### EXERCISE AIM:
Please return each record exactly, leaving nothing out.

### DATASET:
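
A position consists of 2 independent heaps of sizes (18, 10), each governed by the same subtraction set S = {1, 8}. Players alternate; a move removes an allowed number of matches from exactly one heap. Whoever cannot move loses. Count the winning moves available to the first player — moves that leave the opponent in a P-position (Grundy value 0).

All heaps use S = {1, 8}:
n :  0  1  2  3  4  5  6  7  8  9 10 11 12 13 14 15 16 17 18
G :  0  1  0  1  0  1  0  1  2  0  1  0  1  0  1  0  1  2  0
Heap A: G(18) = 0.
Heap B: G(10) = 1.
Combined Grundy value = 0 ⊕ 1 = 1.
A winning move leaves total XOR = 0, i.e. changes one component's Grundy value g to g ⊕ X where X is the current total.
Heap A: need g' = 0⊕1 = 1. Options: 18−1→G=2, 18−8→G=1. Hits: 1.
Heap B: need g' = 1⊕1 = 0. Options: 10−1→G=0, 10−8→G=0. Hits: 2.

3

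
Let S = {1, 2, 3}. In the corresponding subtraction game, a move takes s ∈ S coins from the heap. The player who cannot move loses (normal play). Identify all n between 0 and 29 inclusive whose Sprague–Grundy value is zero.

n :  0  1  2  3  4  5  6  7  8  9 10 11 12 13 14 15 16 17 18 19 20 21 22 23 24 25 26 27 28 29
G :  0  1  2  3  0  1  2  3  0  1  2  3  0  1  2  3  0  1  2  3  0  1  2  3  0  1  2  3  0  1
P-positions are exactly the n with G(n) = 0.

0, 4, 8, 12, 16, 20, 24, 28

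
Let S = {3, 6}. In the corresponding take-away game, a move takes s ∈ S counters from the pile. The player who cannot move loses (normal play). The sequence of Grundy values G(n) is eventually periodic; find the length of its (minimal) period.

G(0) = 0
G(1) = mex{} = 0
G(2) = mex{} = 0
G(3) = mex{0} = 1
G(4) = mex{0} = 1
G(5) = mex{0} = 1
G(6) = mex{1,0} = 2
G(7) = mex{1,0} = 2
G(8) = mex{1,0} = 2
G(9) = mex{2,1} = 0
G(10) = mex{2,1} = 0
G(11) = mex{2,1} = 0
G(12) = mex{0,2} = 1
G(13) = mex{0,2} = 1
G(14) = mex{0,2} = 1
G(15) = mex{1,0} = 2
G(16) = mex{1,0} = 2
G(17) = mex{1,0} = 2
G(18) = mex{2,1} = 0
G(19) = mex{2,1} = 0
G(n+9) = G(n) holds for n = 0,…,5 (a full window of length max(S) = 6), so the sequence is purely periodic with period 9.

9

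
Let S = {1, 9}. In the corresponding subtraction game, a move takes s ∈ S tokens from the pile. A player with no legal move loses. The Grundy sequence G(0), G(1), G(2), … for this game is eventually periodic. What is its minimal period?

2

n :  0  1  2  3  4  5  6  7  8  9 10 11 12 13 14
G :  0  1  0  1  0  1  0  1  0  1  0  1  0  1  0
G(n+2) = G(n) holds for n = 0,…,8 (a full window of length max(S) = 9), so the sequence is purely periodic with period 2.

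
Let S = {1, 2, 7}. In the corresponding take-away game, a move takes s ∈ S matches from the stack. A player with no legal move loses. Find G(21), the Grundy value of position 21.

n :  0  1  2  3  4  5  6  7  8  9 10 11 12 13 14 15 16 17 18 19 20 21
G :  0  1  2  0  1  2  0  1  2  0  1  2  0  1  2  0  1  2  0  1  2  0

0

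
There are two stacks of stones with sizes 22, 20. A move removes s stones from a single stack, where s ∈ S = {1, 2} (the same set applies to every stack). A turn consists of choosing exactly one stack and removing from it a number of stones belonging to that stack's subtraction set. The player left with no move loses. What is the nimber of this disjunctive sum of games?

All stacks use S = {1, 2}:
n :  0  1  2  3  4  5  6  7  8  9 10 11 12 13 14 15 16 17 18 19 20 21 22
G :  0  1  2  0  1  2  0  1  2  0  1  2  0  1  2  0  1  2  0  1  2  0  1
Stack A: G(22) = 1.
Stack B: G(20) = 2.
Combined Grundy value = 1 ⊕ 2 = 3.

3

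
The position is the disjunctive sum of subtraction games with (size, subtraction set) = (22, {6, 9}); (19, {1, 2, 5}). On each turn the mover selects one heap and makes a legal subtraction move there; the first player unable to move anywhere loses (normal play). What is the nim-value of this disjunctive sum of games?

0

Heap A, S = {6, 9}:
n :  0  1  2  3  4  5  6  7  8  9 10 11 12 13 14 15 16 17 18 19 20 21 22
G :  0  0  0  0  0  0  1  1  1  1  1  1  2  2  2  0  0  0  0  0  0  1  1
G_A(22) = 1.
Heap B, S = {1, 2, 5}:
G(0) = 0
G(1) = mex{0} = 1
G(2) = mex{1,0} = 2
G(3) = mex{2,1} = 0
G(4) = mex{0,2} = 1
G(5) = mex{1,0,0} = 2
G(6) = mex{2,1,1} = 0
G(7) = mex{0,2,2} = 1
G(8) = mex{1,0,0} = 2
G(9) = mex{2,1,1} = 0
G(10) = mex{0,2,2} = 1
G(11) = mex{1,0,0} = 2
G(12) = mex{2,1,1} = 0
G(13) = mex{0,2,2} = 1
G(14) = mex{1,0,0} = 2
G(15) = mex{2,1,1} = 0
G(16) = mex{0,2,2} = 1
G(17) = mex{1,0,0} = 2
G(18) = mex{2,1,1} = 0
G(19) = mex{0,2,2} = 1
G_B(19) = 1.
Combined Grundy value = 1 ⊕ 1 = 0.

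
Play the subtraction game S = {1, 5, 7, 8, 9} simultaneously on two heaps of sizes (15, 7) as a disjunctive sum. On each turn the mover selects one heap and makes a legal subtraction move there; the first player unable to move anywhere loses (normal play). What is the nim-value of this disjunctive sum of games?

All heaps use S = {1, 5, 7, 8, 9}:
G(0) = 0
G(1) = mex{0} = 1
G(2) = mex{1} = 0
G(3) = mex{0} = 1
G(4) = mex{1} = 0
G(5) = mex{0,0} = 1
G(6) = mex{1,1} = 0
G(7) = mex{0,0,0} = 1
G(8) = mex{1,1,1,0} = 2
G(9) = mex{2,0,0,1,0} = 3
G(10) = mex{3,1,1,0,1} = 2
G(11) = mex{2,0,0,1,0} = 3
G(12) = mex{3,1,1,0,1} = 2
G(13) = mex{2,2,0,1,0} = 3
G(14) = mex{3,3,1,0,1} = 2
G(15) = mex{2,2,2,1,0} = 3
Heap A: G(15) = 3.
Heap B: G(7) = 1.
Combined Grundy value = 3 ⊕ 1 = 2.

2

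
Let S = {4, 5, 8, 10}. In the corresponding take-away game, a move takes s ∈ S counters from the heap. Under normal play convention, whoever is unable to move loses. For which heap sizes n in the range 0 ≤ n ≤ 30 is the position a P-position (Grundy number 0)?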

### ANSWER SECTION:
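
A position consists of 2 independent heaps of sizes (18, 10), each governed by the same subtraction set S = {1, 8}. Players alternate; a move removes an allowed number of matches from exactly one heap. Whoever cannot move loses. Count the winning moves available to the first player — moves that leave the opponent in a P-position (Grundy value 0).

All heaps use S = {1, 8}:
n :  0  1  2  3  4  5  6  7  8  9 10 11 12 13 14 15 16 17 18
G :  0  1  0  1  0  1  0  1  2  0  1  0  1  0  1  0  1  2  0
Heap A: G(18) = 0.
Heap B: G(10) = 1.
Combined Grundy value = 0 ⊕ 1 = 1.
A winning move leaves total XOR = 0, i.e. changes one component's Grundy value g to g ⊕ X where X is the current total.
Heap A: need g' = 0⊕1 = 1. Options: 18−1→G=2, 18−8→G=1. Hits: 1.
Heap B: need g' = 1⊕1 = 0. Options: 10−1→G=0, 10−8→G=0. Hits: 2.

3

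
Let S = {1, 2, 3}. In the corresponding subtraction game, a move takes s ∈ S coins from the heap. The player who cannot move loses (normal play). Identify all n between 0 and 29 inclusive whose Sprague–Grundy value is zero.

n :  0  1  2  3  4  5  6  7  8  9 10 11 12 13 14 15 16 17 18 19 20 21 22 23 24 25 26 27 28 29
G :  0  1  2  3  0  1  2  3  0  1  2  3  0  1  2  3  0  1  2  3  0  1  2  3  0  1  2  3  0  1
P-positions are exactly the n with G(n) = 0.

0, 4, 8, 12, 16, 20, 24, 28

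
Let S = {3, 6}. In the corresponding take-away game, a move takes s ∈ S counters from the pile. The player who cannot move loses (normal play). The sequence of Grundy values G(n) is eventually periodic; find the length of its (minimal) period.

G(0) = 0
G(1) = mex{} = 0
G(2) = mex{} = 0
G(3) = mex{0} = 1
G(4) = mex{0} = 1
G(5) = mex{0} = 1
G(6) = mex{1,0} = 2
G(7) = mex{1,0} = 2
G(8) = mex{1,0} = 2
G(9) = mex{2,1} = 0
G(10) = mex{2,1} = 0
G(11) = mex{2,1} = 0
G(12) = mex{0,2} = 1
G(13) = mex{0,2} = 1
G(14) = mex{0,2} = 1
G(15) = mex{1,0} = 2
G(16) = mex{1,0} = 2
G(17) = mex{1,0} = 2
G(18) = mex{2,1} = 0
G(19) = mex{2,1} = 0
G(n+9) = G(n) holds for n = 0,…,5 (a full window of length max(S) = 6), so the sequence is purely periodic with period 9.

9

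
Let S = {1, 9}. In the corresponding subtraction game, a move takes s ∈ S tokens from the pile. A player with no legal move loses. The Grundy sequence G(0), G(1), G(2), … for this game is eventually periodic. What is its minimal period?

2

n :  0  1  2  3  4  5  6  7  8  9 10 11 12 13 14
G :  0  1  0  1  0  1  0  1  0  1  0  1  0  1  0
G(n+2) = G(n) holds for n = 0,…,8 (a full window of length max(S) = 9), so the sequence is purely periodic with period 2.

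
Let S = {1, 2, 7}. In the corresponding take-away game, a move takes s ∈ S matches from the stack. A player with no legal move loses. Find G(21), the Grundy value of position 21.

n :  0  1  2  3  4  5  6  7  8  9 10 11 12 13 14 15 16 17 18 19 20 21
G :  0  1  2  0  1  2  0  1  2  0  1  2  0  1  2  0  1  2  0  1  2  0

0

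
There are two stacks of stones with sizes 22, 20. A move removes s stones from a single stack, where s ∈ S = {1, 2} (the same set applies to every stack). A turn consists of choosing exactly one stack and removing from it a number of stones belonging to that stack's subtraction set. The player left with no move loses. What is the nimber of this disjunctive sum of games?

All stacks use S = {1, 2}:
n :  0  1  2  3  4  5  6  7  8  9 10 11 12 13 14 15 16 17 18 19 20 21 22
G :  0  1  2  0  1  2  0  1  2  0  1  2  0  1  2  0  1  2  0  1  2  0  1
Stack A: G(22) = 1.
Stack B: G(20) = 2.
Combined Grundy value = 1 ⊕ 2 = 3.

3

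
The position is the disjunctive sum of subtraction games with (size, subtraction set) = (22, {6, 9}); (19, {1, 2, 5}). On each turn the mover selects one heap and makes a legal subtraction move there; the first player unable to move anywhere loses (normal play). What is the nim-value of this disjunctive sum of games?

0

Heap A, S = {6, 9}:
n :  0  1  2  3  4  5  6  7  8  9 10 11 12 13 14 15 16 17 18 19 20 21 22
G :  0  0  0  0  0  0  1  1  1  1  1  1  2  2  2  0  0  0  0  0  0  1  1
G_A(22) = 1.
Heap B, S = {1, 2, 5}:
G(0) = 0
G(1) = mex{0} = 1
G(2) = mex{1,0} = 2
G(3) = mex{2,1} = 0
G(4) = mex{0,2} = 1
G(5) = mex{1,0,0} = 2
G(6) = mex{2,1,1} = 0
G(7) = mex{0,2,2} = 1
G(8) = mex{1,0,0} = 2
G(9) = mex{2,1,1} = 0
G(10) = mex{0,2,2} = 1
G(11) = mex{1,0,0} = 2
G(12) = mex{2,1,1} = 0
G(13) = mex{0,2,2} = 1
G(14) = mex{1,0,0} = 2
G(15) = mex{2,1,1} = 0
G(16) = mex{0,2,2} = 1
G(17) = mex{1,0,0} = 2
G(18) = mex{2,1,1} = 0
G(19) = mex{0,2,2} = 1
G_B(19) = 1.
Combined Grundy value = 1 ⊕ 1 = 0.

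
Play the subtraction game S = {1, 5, 7, 8, 9} simultaneously on two heaps of sizes (15, 7) as a disjunctive sum. On each turn the mover selects one heap and makes a legal subtraction move there; the first player unable to move anywhere loses (normal play). What is the nim-value of this disjunctive sum of games?

All heaps use S = {1, 5, 7, 8, 9}:
G(0) = 0
G(1) = mex{0} = 1
G(2) = mex{1} = 0
G(3) = mex{0} = 1
G(4) = mex{1} = 0
G(5) = mex{0,0} = 1
G(6) = mex{1,1} = 0
G(7) = mex{0,0,0} = 1
G(8) = mex{1,1,1,0} = 2
G(9) = mex{2,0,0,1,0} = 3
G(10) = mex{3,1,1,0,1} = 2
G(11) = mex{2,0,0,1,0} = 3
G(12) = mex{3,1,1,0,1} = 2
G(13) = mex{2,2,0,1,0} = 3
G(14) = mex{3,3,1,0,1} = 2
G(15) = mex{2,2,2,1,0} = 3
Heap A: G(15) = 3.
Heap B: G(7) = 1.
Combined Grundy value = 3 ⊕ 1 = 2.

2

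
Let S = {4, 5, 8, 10}. In the corresponding take-away game, a move takes s ∈ S counters from the heap. Under normal play convention, whoever is unable to move loses. For which heap sizes n in the range 0 ≤ n ≤ 30 is the position a P-position (Grundy number 0)?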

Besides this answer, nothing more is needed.